WHAT YOU ARE ASKED TO DO – Quote exactly, and only, the lines of the material below from the line with "Let P = 593²." through the line with "Answer: 390".

SUPPLIED RECORDS Start Marker

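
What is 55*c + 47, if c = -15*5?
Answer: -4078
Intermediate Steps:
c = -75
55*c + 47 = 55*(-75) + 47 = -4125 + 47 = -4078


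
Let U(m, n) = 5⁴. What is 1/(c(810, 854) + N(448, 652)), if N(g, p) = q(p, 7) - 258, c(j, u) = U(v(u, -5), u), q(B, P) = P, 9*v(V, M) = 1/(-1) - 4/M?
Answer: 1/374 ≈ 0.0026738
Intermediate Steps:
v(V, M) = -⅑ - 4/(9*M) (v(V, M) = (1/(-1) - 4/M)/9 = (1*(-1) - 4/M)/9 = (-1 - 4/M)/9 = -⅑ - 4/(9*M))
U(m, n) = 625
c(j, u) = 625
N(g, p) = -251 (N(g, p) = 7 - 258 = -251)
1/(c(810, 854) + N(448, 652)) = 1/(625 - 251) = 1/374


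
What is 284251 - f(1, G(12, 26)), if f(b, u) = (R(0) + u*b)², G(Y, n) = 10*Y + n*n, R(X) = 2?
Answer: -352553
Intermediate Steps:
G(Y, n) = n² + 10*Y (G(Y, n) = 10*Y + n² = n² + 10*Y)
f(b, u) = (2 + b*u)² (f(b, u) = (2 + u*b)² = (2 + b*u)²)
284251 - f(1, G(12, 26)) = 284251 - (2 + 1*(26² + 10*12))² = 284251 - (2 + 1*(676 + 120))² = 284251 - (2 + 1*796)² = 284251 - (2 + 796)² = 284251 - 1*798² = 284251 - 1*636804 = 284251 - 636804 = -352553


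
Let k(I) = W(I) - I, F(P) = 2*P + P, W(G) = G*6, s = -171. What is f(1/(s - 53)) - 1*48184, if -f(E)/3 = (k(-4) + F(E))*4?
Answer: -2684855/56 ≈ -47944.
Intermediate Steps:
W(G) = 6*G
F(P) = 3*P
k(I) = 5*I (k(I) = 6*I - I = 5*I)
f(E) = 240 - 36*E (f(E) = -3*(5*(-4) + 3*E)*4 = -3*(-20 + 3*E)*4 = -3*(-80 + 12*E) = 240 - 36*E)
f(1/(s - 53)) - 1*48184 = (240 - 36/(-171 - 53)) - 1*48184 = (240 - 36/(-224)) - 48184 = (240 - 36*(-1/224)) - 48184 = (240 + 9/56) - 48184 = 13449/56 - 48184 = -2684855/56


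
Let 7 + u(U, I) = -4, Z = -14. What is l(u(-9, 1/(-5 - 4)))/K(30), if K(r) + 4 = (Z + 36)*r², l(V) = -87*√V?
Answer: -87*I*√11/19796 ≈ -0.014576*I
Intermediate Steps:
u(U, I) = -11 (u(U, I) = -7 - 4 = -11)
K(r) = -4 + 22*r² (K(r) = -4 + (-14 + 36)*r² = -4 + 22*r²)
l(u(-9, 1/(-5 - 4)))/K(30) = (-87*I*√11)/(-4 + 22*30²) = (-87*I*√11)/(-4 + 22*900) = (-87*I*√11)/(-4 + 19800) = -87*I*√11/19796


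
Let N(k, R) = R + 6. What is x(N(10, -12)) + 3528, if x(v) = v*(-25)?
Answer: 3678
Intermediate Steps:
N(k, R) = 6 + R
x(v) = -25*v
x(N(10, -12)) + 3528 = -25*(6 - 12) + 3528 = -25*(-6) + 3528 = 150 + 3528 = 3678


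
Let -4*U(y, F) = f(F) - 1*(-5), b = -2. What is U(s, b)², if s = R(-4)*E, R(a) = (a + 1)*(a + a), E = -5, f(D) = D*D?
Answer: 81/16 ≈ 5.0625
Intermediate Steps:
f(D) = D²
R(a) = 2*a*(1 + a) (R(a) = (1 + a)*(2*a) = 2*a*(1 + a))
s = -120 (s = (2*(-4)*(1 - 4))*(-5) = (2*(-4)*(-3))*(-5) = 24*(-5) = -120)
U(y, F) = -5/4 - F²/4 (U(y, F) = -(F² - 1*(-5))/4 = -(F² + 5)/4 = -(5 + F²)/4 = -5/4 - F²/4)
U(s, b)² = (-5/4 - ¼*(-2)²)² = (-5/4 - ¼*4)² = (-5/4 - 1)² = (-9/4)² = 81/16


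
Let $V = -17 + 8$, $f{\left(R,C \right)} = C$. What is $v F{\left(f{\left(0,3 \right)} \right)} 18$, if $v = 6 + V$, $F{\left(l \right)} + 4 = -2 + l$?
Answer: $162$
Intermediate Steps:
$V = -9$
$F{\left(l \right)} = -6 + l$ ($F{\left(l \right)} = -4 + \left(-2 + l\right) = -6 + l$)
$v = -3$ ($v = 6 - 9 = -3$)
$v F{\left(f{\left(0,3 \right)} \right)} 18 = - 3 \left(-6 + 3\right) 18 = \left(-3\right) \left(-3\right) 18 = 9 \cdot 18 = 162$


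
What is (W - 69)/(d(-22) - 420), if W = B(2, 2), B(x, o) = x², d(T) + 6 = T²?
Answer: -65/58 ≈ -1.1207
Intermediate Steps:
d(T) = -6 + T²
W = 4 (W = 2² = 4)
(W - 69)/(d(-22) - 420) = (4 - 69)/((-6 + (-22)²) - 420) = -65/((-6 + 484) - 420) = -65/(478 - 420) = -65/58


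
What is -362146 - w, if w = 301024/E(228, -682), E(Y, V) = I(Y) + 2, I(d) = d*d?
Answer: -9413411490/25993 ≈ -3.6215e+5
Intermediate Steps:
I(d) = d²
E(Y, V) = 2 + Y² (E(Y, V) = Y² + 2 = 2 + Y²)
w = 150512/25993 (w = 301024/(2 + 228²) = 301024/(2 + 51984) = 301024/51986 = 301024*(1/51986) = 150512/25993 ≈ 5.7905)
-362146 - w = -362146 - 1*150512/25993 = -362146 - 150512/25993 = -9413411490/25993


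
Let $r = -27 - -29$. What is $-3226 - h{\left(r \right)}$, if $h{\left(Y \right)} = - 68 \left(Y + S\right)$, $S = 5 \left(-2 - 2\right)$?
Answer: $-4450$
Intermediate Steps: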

SUPPLIED RECORDS End Marker
SUPPLIED RECORDS Start Marker

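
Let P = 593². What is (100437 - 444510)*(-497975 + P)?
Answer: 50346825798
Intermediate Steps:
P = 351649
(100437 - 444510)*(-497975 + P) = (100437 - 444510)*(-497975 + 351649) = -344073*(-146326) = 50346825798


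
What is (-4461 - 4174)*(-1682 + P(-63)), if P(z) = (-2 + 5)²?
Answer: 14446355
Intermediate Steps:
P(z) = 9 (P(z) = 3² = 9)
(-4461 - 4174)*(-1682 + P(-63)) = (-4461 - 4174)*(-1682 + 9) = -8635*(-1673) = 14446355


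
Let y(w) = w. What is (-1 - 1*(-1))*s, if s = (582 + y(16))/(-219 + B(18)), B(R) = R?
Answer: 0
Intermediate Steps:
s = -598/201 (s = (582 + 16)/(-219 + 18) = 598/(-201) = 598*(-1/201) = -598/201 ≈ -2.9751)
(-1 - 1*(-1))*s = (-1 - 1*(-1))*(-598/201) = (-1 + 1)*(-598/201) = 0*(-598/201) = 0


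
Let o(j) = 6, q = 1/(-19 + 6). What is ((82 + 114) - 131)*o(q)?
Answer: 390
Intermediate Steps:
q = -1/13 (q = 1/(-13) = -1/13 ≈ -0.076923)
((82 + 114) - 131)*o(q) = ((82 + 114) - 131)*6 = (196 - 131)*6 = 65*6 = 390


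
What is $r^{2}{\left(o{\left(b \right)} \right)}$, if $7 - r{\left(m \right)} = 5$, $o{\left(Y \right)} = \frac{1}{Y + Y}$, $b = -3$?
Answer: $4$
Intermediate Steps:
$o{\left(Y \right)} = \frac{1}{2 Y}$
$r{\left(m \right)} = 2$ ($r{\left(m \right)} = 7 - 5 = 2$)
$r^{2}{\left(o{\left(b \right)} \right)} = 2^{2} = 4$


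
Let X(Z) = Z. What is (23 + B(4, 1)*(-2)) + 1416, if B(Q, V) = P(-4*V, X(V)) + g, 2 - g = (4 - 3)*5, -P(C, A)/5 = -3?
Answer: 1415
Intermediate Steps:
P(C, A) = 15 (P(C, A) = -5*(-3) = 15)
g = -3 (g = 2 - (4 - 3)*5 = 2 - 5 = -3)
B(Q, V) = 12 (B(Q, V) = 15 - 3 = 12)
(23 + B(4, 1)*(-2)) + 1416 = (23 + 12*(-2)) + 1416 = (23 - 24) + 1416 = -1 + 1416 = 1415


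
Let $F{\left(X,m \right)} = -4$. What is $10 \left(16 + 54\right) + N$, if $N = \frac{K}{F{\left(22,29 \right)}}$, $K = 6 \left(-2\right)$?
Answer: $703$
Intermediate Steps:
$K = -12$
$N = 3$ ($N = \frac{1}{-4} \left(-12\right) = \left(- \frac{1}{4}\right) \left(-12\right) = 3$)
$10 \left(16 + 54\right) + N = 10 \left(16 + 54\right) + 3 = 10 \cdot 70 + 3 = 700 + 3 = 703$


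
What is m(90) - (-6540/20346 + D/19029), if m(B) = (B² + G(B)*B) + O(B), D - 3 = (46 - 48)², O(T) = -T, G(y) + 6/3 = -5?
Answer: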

SUPPLIED RECORDS End Marker
SUPPLIED RECORDS Start Marker

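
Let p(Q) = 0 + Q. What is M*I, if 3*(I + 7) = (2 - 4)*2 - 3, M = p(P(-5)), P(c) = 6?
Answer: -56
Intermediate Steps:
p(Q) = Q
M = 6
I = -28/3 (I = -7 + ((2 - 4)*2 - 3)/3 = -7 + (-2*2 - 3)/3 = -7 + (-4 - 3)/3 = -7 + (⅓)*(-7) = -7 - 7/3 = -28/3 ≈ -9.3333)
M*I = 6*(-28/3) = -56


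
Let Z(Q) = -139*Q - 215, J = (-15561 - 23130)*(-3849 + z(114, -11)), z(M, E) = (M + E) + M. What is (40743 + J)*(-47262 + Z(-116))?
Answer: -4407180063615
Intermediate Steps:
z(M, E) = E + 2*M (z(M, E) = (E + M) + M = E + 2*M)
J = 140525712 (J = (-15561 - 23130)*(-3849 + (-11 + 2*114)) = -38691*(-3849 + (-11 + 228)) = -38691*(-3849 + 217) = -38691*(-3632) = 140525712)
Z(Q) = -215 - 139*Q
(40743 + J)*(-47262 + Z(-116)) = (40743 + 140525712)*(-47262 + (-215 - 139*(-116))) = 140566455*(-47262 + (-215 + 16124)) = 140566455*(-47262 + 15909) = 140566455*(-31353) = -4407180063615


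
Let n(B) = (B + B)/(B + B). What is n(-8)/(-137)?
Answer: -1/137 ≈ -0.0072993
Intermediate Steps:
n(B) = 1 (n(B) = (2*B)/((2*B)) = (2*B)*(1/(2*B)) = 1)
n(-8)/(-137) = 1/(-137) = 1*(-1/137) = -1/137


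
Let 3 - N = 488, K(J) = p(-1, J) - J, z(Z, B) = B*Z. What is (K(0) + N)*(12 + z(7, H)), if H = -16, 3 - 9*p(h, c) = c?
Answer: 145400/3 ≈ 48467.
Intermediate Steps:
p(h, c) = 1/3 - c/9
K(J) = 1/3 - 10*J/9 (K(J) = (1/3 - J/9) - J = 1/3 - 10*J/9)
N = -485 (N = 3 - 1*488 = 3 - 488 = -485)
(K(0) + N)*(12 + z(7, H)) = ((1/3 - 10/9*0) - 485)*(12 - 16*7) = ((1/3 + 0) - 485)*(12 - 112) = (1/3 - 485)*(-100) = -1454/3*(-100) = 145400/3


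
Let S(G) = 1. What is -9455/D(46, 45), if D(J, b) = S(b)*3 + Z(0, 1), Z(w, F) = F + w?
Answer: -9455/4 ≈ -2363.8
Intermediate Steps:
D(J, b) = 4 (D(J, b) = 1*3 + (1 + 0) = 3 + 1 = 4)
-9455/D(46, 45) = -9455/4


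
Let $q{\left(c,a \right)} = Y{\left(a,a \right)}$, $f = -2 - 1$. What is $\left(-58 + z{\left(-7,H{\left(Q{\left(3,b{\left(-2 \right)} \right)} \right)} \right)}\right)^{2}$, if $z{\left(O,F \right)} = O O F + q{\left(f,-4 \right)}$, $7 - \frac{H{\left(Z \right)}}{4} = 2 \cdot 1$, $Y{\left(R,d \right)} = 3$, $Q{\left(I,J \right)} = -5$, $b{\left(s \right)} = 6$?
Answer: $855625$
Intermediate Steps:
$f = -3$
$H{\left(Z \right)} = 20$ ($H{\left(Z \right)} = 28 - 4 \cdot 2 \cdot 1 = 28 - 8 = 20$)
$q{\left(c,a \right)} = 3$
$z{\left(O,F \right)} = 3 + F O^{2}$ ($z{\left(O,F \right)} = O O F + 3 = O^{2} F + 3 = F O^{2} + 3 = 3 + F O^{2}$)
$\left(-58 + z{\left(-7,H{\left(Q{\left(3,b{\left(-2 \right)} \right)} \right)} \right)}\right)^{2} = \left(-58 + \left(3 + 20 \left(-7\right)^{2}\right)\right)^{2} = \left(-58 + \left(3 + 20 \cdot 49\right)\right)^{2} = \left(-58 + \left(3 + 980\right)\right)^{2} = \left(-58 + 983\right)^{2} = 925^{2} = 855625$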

SUPPLIED RECORDS End Marker

YOUR RESPONSE –
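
Let P = 593². What is (100437 - 444510)*(-497975 + P)?
Answer: 50346825798
Intermediate Steps:
P = 351649
(100437 - 444510)*(-497975 + P) = (100437 - 444510)*(-497975 + 351649) = -344073*(-146326) = 50346825798


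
What is (-4461 - 4174)*(-1682 + P(-63)), if P(z) = (-2 + 5)²?
Answer: 14446355
Intermediate Steps:
P(z) = 9 (P(z) = 3² = 9)
(-4461 - 4174)*(-1682 + P(-63)) = (-4461 - 4174)*(-1682 + 9) = -8635*(-1673) = 14446355


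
Let y(w) = w. What is (-1 - 1*(-1))*s, if s = (582 + y(16))/(-219 + B(18)), B(R) = R?
Answer: 0
Intermediate Steps:
s = -598/201 (s = (582 + 16)/(-219 + 18) = 598/(-201) = 598*(-1/201) = -598/201 ≈ -2.9751)
(-1 - 1*(-1))*s = (-1 - 1*(-1))*(-598/201) = (-1 + 1)*(-598/201) = 0*(-598/201) = 0


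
Let o(j) = 6, q = 1/(-19 + 6). What is ((82 + 114) - 131)*o(q)?
Answer: 390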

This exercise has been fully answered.